• Problem description:
Copy out every entry precisely.
──────────────────────────────
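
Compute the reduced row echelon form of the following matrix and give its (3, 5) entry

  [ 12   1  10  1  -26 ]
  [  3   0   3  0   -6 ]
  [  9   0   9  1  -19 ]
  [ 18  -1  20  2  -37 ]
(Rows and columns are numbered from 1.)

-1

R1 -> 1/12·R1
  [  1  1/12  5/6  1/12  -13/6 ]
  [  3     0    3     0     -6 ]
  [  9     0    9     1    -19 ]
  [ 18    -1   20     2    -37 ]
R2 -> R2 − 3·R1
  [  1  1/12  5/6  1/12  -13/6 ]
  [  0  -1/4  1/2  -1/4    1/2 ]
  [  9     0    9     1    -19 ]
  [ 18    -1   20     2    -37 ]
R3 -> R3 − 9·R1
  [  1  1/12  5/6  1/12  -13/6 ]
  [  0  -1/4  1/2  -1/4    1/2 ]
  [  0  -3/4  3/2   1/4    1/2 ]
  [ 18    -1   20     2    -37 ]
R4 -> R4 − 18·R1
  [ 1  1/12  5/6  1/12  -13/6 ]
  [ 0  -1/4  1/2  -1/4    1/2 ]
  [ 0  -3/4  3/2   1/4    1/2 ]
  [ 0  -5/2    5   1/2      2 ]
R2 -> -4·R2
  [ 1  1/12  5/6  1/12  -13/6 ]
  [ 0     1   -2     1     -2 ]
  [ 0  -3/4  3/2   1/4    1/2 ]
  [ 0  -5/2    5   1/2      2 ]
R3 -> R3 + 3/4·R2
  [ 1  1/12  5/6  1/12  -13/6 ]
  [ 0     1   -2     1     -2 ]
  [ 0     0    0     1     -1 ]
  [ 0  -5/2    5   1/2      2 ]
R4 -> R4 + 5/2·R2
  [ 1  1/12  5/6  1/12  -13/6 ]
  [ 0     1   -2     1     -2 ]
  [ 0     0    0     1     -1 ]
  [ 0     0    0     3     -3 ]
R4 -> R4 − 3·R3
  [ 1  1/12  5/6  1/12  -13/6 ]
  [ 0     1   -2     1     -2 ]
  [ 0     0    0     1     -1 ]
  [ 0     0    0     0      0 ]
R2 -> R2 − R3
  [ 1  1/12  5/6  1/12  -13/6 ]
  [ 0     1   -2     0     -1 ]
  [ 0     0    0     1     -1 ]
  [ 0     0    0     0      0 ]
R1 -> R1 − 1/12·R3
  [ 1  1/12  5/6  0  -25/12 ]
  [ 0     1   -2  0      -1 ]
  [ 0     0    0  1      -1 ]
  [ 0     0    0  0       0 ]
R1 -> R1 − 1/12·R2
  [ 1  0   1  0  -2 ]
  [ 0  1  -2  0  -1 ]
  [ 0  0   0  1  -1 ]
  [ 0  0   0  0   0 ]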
──────────────────────────────
• Result for this exercise:
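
Compute the reduced row echelon form of the following matrix and give its (3, 5) entry

  [ 12   1  10  1  -26 ]
  [  3   0   3  0   -6 ]
  [  9   0   9  1  -19 ]
  [ 18  -1  20  2  -37 ]
(Rows and columns are numbered from 1.)

-1

R1 -> 1/12·R1
  [  1  1/12  5/6  1/12  -13/6 ]
  [  3     0    3     0     -6 ]
  [  9     0    9     1    -19 ]
  [ 18    -1   20     2    -37 ]
R2 -> R2 − 3·R1
  [  1  1/12  5/6  1/12  -13/6 ]
  [  0  -1/4  1/2  -1/4    1/2 ]
  [  9     0    9     1    -19 ]
  [ 18    -1   20     2    -37 ]
R3 -> R3 − 9·R1
  [  1  1/12  5/6  1/12  -13/6 ]
  [  0  -1/4  1/2  -1/4    1/2 ]
  [  0  -3/4  3/2   1/4    1/2 ]
  [ 18    -1   20     2    -37 ]
R4 -> R4 − 18·R1
  [ 1  1/12  5/6  1/12  -13/6 ]
  [ 0  -1/4  1/2  -1/4    1/2 ]
  [ 0  -3/4  3/2   1/4    1/2 ]
  [ 0  -5/2    5   1/2      2 ]
R2 -> -4·R2
  [ 1  1/12  5/6  1/12  -13/6 ]
  [ 0     1   -2     1     -2 ]
  [ 0  -3/4  3/2   1/4    1/2 ]
  [ 0  -5/2    5   1/2      2 ]
R3 -> R3 + 3/4·R2
  [ 1  1/12  5/6  1/12  -13/6 ]
  [ 0     1   -2     1     -2 ]
  [ 0     0    0     1     -1 ]
  [ 0  -5/2    5   1/2      2 ]
R4 -> R4 + 5/2·R2
  [ 1  1/12  5/6  1/12  -13/6 ]
  [ 0     1   -2     1     -2 ]
  [ 0     0    0     1     -1 ]
  [ 0     0    0     3     -3 ]
R4 -> R4 − 3·R3
  [ 1  1/12  5/6  1/12  -13/6 ]
  [ 0     1   -2     1     -2 ]
  [ 0     0    0     1     -1 ]
  [ 0     0    0     0      0 ]
R2 -> R2 − R3
  [ 1  1/12  5/6  1/12  -13/6 ]
  [ 0     1   -2     0     -1 ]
  [ 0     0    0     1     -1 ]
  [ 0     0    0     0      0 ]
R1 -> R1 − 1/12·R3
  [ 1  1/12  5/6  0  -25/12 ]
  [ 0     1   -2  0      -1 ]
  [ 0     0    0  1      -1 ]
  [ 0     0    0  0       0 ]
R1 -> R1 − 1/12·R2
  [ 1  0   1  0  -2 ]
  [ 0  1  -2  0  -1 ]
  [ 0  0   0  1  -1 ]
  [ 0  0   0  0   0 ]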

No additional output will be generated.